(Dataset entries)
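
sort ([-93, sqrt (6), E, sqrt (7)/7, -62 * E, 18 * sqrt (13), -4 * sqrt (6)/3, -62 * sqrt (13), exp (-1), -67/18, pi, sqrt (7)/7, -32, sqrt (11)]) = [-62 * sqrt (13), -62 * E, -93, -32, -67/18, -4 * sqrt (6)/3, exp (-1), sqrt (7)/7, sqrt (7)/7, sqrt (6), E, pi, sqrt (11), 18 * sqrt (13)]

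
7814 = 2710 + 5104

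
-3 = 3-6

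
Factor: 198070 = 2^1*5^1*29^1*683^1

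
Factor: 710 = 2^1*5^1*71^1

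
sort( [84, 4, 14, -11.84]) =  [-11.84, 4, 14, 84]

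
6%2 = 0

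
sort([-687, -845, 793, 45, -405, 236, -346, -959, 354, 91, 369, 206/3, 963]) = [-959, -845, -687, -405, -346, 45, 206/3, 91, 236, 354, 369, 793, 963]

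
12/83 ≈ 0.145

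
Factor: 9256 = 2^3 * 13^1 * 89^1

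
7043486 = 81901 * 86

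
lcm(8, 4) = 8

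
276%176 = 100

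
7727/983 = 7 + 846/983 ≈ 7.86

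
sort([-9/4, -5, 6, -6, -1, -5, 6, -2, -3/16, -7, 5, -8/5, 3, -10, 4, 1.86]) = [-10, -7, -6, -5, -5, -9/4, -2, -8/5, -1, -3/16, 1.86, 3, 4, 5, 6, 6]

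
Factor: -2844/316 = -1 * 3^2 = -9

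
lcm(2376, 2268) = 49896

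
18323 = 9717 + 8606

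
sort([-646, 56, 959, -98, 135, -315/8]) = [-646, -98, -315/8, 56, 135, 959]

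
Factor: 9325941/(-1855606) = -1 * 2^(-1) * 3^1 * 19^1 * 163613^1 * 927803^(-1)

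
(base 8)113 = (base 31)2d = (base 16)4b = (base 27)2l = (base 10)75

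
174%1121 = 174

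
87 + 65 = 152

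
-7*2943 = -20601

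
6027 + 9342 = 15369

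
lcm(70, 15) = 210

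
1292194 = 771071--521123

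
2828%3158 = 2828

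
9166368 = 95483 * 96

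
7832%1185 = 722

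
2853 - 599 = 2254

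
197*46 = 9062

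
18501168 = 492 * 37604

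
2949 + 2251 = 5200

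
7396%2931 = 1534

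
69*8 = 552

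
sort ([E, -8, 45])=[-8, E, 45]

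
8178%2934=2310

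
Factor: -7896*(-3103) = 2^3*3^1*7^1*29^1*47^1*107^1 = 24501288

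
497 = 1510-1013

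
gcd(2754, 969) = 51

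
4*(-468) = -1872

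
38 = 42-4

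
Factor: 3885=3^1 * 5^1 * 7^1 * 37^1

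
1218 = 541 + 677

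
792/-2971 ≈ -0.267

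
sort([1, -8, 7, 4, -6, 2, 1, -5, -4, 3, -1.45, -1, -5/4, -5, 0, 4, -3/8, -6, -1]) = [-8, -6, -6, -5, -5, -4, -1.45, -5/4, -1, -1, -3/8, 0, 1, 1, 2, 3, 4, 4, 7]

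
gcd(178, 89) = 89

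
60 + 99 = 159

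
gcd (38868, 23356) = 4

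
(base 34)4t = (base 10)165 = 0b10100101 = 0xa5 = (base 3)20010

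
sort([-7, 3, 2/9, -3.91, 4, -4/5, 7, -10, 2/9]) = [-10, -7, -3.91, -4/5, 2/9, 2/9, 3, 4, 7]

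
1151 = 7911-6760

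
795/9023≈0.0881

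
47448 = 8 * 5931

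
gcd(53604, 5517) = 9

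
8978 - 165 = 8813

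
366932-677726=-310794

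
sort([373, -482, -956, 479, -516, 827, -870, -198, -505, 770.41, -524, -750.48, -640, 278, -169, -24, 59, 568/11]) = [-956, -870, -750.48, -640, -524, -516, -505, -482, -198, -169, -24, 568/11, 59, 278, 373, 479, 770.41, 827]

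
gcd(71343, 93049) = 1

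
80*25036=2002880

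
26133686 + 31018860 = 57152546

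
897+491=1388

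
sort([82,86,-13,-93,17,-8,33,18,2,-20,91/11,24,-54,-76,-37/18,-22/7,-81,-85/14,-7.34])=[-93,-81,-76,-54,-20,-13,-8,-7.34,-85/14,-22/7,-37/18,2,91/11,17,18,24,33,82,86]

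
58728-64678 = -5950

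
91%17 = 6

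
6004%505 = 449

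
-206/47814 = -103/23907 ≈ -0.00431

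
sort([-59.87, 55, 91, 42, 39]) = [-59.87, 39, 42, 55, 91]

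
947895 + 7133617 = 8081512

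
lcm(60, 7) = 420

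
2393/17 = 140 + 13/17 ≈ 140.76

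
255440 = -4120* (-62)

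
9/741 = 3/247 ≈ 0.0121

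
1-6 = -5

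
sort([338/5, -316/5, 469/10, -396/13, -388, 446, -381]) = [-388, -381, -316/5, -396/13, 469/10, 338/5, 446]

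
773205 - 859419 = -86214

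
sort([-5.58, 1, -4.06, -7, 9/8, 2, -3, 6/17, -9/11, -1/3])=[-7, -5.58, -4.06, -3, -9/11, -1/3, 6/17, 1, 9/8, 2]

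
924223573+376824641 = 1301048214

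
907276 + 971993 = 1879269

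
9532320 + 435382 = 9967702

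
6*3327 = 19962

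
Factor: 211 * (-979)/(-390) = 2^(-1) * 3^(-1) * 5^(-1) * 11^1 * 13^(-1) * 89^1 * 211^1 = 206569/390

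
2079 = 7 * 297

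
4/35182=2/17591 ≈ 0.000114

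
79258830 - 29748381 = 49510449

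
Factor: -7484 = -1 * 2^2 * 1871^1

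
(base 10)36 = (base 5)121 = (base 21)1f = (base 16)24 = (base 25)1b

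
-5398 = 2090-7488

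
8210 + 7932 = 16142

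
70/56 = 5/4 = 1.25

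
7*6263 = 43841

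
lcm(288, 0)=0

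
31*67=2077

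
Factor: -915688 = -1 * 2^3 * 17^1 * 6733^1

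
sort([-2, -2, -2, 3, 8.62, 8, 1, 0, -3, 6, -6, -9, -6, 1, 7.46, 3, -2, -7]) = [-9, -7, -6, -6, -3, -2, -2, -2, -2, 0, 1, 1, 3, 3, 6, 7.46, 8, 8.62]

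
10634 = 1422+9212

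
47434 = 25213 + 22221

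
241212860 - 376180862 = -134968002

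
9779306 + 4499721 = 14279027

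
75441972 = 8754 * 8618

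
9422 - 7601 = 1821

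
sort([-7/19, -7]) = [-7, -7/19]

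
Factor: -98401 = -1 * 19^1 * 5179^1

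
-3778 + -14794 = -18572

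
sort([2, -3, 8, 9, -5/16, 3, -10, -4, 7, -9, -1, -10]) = [-10, -10, -9, -4, -3, -1, -5/16, 2, 3, 7, 8, 9]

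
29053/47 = 618 + 7/47 ≈ 618.15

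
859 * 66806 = 57386354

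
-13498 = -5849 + -7649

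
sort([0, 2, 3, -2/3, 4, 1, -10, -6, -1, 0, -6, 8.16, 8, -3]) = [-10, -6, -6, -3, -1, -2/3, 0, 0, 1, 2, 3, 4, 8, 8.16]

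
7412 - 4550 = 2862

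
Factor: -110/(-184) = 2^(-2) * 5^1 * 11^1 * 23^(-1) = 55/92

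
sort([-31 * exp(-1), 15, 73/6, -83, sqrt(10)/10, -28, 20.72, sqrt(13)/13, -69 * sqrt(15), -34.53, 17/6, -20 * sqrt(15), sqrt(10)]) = [-69 * sqrt(15), -83, -20 * sqrt(15), -34.53, -28, -31 * exp(-1), sqrt(13)/13, sqrt(10)/10, 17/6, sqrt(10), 73/6, 15, 20.72]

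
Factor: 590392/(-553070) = -1 * 2^2 * 5^(-1) * 7^(-1) * 11^1 * 6709^1 * 7901^(-1) = -295196/276535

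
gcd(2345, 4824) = 67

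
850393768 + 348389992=1198783760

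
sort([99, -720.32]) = [-720.32, 99]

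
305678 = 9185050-8879372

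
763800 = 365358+398442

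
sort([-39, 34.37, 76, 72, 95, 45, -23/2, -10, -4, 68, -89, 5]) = [-89, -39, -23/2, -10, -4, 5, 34.37, 45, 68, 72, 76, 95]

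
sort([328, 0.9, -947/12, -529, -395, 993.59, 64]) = [-529, -395, -947/12, 0.9, 64, 328, 993.59]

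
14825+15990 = 30815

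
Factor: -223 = -1 * 223^1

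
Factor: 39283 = 163^1 * 241^1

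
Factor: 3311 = 7^1 * 11^1 * 43^1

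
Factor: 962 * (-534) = -1 * 2^2 * 3^1 * 13^1 * 37^1 * 89^1 = -513708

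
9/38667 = 3/12889 ≈ 0.000233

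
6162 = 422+5740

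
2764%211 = 21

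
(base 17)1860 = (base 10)7327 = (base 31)7jb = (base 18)14b1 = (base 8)16237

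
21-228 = -207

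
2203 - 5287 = -3084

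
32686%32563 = 123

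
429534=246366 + 183168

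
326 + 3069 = 3395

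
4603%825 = 478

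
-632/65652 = -158/16413 ≈ -0.00963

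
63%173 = 63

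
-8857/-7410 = 1 + 1447/7410 ≈ 1.20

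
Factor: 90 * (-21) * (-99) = 2^1 * 3^5 * 5^1 * 7^1 * 11^1 = 187110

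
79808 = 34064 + 45744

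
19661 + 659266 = 678927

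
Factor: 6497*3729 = 3^1*11^1*73^1*89^1*113^1 = 24227313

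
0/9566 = 0 = 0.00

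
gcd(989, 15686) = 23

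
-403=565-968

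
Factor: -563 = -1*563^1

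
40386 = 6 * 6731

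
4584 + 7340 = 11924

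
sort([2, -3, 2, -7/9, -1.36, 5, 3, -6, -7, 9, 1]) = [-7, -6, -3, -1.36, -7/9, 1, 2, 2, 3, 5, 9]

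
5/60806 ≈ 0.0000822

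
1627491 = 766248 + 861243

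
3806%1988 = 1818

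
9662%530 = 122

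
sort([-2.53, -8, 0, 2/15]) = [-8, -2.53, 0, 2/15]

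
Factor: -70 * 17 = -1 * 2^1 * 5^1 * 7^1 * 17^1 = -1190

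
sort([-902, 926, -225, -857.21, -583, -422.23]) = [-902, -857.21, -583, -422.23, -225, 926]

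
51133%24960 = 1213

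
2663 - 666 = 1997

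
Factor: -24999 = -1 * 3^1 * 13^1 * 641^1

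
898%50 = 48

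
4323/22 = 196 + 1/2 = 196.50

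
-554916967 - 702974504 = -1257891471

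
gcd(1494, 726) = 6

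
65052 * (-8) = -520416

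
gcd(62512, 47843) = 1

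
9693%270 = 243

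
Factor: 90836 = 2^2 * 22709^1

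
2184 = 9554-7370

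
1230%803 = 427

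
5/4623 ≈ 0.00108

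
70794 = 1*70794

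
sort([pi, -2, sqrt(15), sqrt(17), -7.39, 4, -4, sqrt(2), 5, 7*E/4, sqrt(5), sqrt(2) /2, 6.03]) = [-7.39, -4, -2, sqrt(2) /2, sqrt(2), sqrt(5), pi, sqrt(15), 4, sqrt(17), 7*E/4, 5, 6.03]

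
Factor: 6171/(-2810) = -1*2^(-1)*3^1*5^(-1)*11^2*17^1*281^(-1)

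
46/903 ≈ 0.0509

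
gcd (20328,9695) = 7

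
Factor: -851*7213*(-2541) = 3^1*7^1*11^2*23^1*37^1*7213^1 = 15597326283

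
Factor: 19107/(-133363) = -1 * 3^2 * 11^1 * 691^(-1) = -99/691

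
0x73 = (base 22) 55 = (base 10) 115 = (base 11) a5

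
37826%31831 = 5995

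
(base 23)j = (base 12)17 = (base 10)19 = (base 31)j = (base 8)23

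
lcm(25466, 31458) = 534786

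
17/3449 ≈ 0.00493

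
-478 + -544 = -1022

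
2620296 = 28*93582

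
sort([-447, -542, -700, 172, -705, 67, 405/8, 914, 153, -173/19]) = [-705, -700, -542, -447, -173/19, 405/8, 67, 153, 172, 914]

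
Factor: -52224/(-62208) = 2^2*3^(-4)*17^1 = 68/81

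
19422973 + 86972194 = 106395167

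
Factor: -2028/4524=-1 * 13^1 * 29^(-1)=-13/29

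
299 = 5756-5457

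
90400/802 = 45200/401 ≈ 112.72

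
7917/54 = 2639/18 ≈ 146.61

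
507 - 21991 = -21484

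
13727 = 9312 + 4415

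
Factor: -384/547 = -1*2^7*3^1*547^(-1)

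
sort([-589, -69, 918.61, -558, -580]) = [-589, -580, -558, -69, 918.61]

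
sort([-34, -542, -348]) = [-542, -348, -34]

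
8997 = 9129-132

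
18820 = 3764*5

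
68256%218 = 22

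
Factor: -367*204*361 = -1*2^2*3^1*17^1*19^2*367^1 = -27027348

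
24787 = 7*3541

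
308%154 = 0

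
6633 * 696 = 4616568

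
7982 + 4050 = 12032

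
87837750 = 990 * 88725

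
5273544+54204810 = 59478354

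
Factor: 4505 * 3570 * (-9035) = -1 * 2^1 * 3^1 * 5^3 * 7^1 * 13^1 * 17^2 * 53^1 * 139^1 = -145308549750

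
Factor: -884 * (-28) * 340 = 2^6 * 5^1 * 7^1 * 13^1 * 17^2 = 8415680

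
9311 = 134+9177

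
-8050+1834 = -6216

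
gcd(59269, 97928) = 1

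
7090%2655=1780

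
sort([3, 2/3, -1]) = [-1, 2/3, 3]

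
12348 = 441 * 28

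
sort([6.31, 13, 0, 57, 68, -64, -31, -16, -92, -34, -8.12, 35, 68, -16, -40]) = [-92, -64, -40, -34, -31, -16, -16, -8.12, 0, 6.31, 13, 35, 57, 68, 68]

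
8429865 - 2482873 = 5946992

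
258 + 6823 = 7081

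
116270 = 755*154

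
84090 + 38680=122770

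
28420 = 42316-13896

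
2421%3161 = 2421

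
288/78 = 48/13 ≈ 3.69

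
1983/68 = 29 + 11/68 ≈ 29.16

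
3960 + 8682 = 12642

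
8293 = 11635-3342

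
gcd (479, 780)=1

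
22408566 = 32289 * 694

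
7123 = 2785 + 4338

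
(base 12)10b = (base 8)233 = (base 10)155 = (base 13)bc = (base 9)182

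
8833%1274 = 1189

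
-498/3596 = -249/1798 ≈ -0.138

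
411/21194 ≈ 0.0194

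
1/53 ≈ 0.0189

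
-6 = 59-65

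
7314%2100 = 1014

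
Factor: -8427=-1 * 3^1 * 53^2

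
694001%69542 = 68123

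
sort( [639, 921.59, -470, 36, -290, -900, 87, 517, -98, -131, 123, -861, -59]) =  [-900, -861, -470, -290, -131, -98, -59, 36, 87, 123, 517, 639, 921.59]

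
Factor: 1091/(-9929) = -1*1091^1*9929^(-1)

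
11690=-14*(-835)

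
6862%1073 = 424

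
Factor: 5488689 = 3^1 * 1829563^1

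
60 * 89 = 5340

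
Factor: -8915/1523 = -1 * 5^1 * 1523^(-1) * 1783^1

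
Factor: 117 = 3^2*13^1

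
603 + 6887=7490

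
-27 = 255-282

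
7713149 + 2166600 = 9879749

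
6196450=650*9533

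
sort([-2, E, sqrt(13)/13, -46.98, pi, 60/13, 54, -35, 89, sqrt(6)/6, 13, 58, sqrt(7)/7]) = [-46.98, -35, -2, sqrt(13)/13, sqrt(7)/7, sqrt(6)/6, E, pi, 60/13, 13, 54, 58, 89]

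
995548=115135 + 880413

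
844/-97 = -8 - 68/97 ≈ -8.70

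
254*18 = 4572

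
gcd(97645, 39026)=1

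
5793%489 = 414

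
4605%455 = 55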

▸ PROMPT:
Transcribe the records above exactly, beginning at the line that contains "-478 + -544 = -1022" and ending with the line that contains "Factor: 4505 *", both included, and nothing else.

▸ YOUR RESPONSE:
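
-478 + -544 = -1022

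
2620296 = 28*93582

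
sort([-447, -542, -700, 172, -705, 67, 405/8, 914, 153, -173/19]) = [-705, -700, -542, -447, -173/19, 405/8, 67, 153, 172, 914]

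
Factor: -52224/(-62208) = 2^2*3^(-4)*17^1 = 68/81

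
19422973 + 86972194 = 106395167

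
Factor: -2028/4524=-1 * 13^1 * 29^(-1)=-13/29

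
299 = 5756-5457

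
90400/802 = 45200/401 ≈ 112.72

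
7917/54 = 2639/18 ≈ 146.61

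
507 - 21991 = -21484

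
13727 = 9312 + 4415

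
Factor: -384/547 = -1*2^7*3^1*547^(-1)

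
sort([-589, -69, 918.61, -558, -580]) = [-589, -580, -558, -69, 918.61]

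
sort([-34, -542, -348]) = [-542, -348, -34]

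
8997 = 9129-132

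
18820 = 3764*5

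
68256%218 = 22

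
Factor: -367*204*361 = -1*2^2*3^1*17^1*19^2*367^1 = -27027348

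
24787 = 7*3541

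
308%154 = 0

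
6633 * 696 = 4616568

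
7982 + 4050 = 12032

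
87837750 = 990 * 88725

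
5273544+54204810 = 59478354

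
Factor: 4505 * 3570 * (-9035) = -1 * 2^1 * 3^1 * 5^3 * 7^1 * 13^1 * 17^2 * 53^1 * 139^1 = -145308549750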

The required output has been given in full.